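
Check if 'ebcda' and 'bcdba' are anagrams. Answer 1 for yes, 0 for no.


Sort characters of 'ebcda': 'abcde'
Sort characters of 'bcdba': 'abbcd'
Sorted forms differ -> they are NOT anagrams
Result: 0

0


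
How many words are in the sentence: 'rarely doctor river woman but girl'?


Counting words by splitting on spaces:
  Word 1: 'rarely'
  Word 2: 'doctor'
  Word 3: 'river'
  Word 4: 'woman'
  Word 5: 'but'
  Word 6: 'girl'
Total words: 6

6


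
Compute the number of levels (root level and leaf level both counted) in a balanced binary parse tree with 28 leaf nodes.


In a balanced binary tree with n leaves the deepest leaf is ceil(log2(n)) edges below the root,
so counting node levels inclusive of root and leaves gives ceil(log2(n)) + 1 levels.
log2(28) = 4.8074
ceil(4.8074) = 5
levels = 5 + 1 = 6

6


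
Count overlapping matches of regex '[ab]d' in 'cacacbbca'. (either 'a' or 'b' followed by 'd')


Pattern: [ab]d means either 'a' or 'b' followed by 'd'.
Scanning 'cacacbbca' position-by-position:
  Pos 0: window 'ca' -> no
  Pos 1: window 'ac' -> no
  Pos 2: window 'ca' -> no
  Pos 3: window 'ac' -> no
  Pos 4: window 'cb' -> no
  Pos 5: window 'bb' -> no
  Pos 6: window 'bc' -> no
  Pos 7: window 'ca' -> no
  Pos 8: window 'a' -> no
Total matches: 0

0


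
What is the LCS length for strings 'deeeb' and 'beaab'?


DP table for LCS of 'deeeb' and 'beaab':
       b  e  a  a  b
    0  0  0  0  0  0
  d 0  0  0  0  0  0
  e 0  0  1  1  1  1
  e 0  0  1  1  1  1
  e 0  0  1  1  1  1
  b 0  1  1  1  1  2
LCS: 'eb'
LCS length = 2

2


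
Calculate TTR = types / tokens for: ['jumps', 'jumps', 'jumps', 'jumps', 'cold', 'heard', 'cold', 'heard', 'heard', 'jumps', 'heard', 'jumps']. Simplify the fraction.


Tokens: 12
Unique types: ('cold', 'heard', 'jumps') = 3
TTR = 3/12
Simplify: divide both by 3 -> 1/4
TTR = 1/4

1/4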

+===+

→ Task to complete
The records above are to be repeated exactly, in their entirety.

→ Solution to this problem
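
Check if 'ebcda' and 'bcdba' are anagrams. Answer 1 for yes, 0 for no.


Sort characters of 'ebcda': 'abcde'
Sort characters of 'bcdba': 'abbcd'
Sorted forms differ -> they are NOT anagrams
Result: 0

0


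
How many words are in the sentence: 'rarely doctor river woman but girl'?


Counting words by splitting on spaces:
  Word 1: 'rarely'
  Word 2: 'doctor'
  Word 3: 'river'
  Word 4: 'woman'
  Word 5: 'but'
  Word 6: 'girl'
Total words: 6

6


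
Compute the number of levels (root level and leaf level both counted) in a balanced binary parse tree with 28 leaf nodes.


In a balanced binary tree with n leaves the deepest leaf is ceil(log2(n)) edges below the root,
so counting node levels inclusive of root and leaves gives ceil(log2(n)) + 1 levels.
log2(28) = 4.8074
ceil(4.8074) = 5
levels = 5 + 1 = 6

6


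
Count overlapping matches of regex '[ab]d' in 'cacacbbca'. (either 'a' or 'b' followed by 'd')


Pattern: [ab]d means either 'a' or 'b' followed by 'd'.
Scanning 'cacacbbca' position-by-position:
  Pos 0: window 'ca' -> no
  Pos 1: window 'ac' -> no
  Pos 2: window 'ca' -> no
  Pos 3: window 'ac' -> no
  Pos 4: window 'cb' -> no
  Pos 5: window 'bb' -> no
  Pos 6: window 'bc' -> no
  Pos 7: window 'ca' -> no
  Pos 8: window 'a' -> no
Total matches: 0

0


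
What is the LCS length for strings 'deeeb' and 'beaab'?


DP table for LCS of 'deeeb' and 'beaab':
       b  e  a  a  b
    0  0  0  0  0  0
  d 0  0  0  0  0  0
  e 0  0  1  1  1  1
  e 0  0  1  1  1  1
  e 0  0  1  1  1  1
  b 0  1  1  1  1  2
LCS: 'eb'
LCS length = 2

2


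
Calculate TTR = types / tokens for: ['jumps', 'jumps', 'jumps', 'jumps', 'cold', 'heard', 'cold', 'heard', 'heard', 'jumps', 'heard', 'jumps']. Simplify the fraction.


Tokens: 12
Unique types: ('cold', 'heard', 'jumps') = 3
TTR = 3/12
Simplify: divide both by 3 -> 1/4
TTR = 1/4

1/4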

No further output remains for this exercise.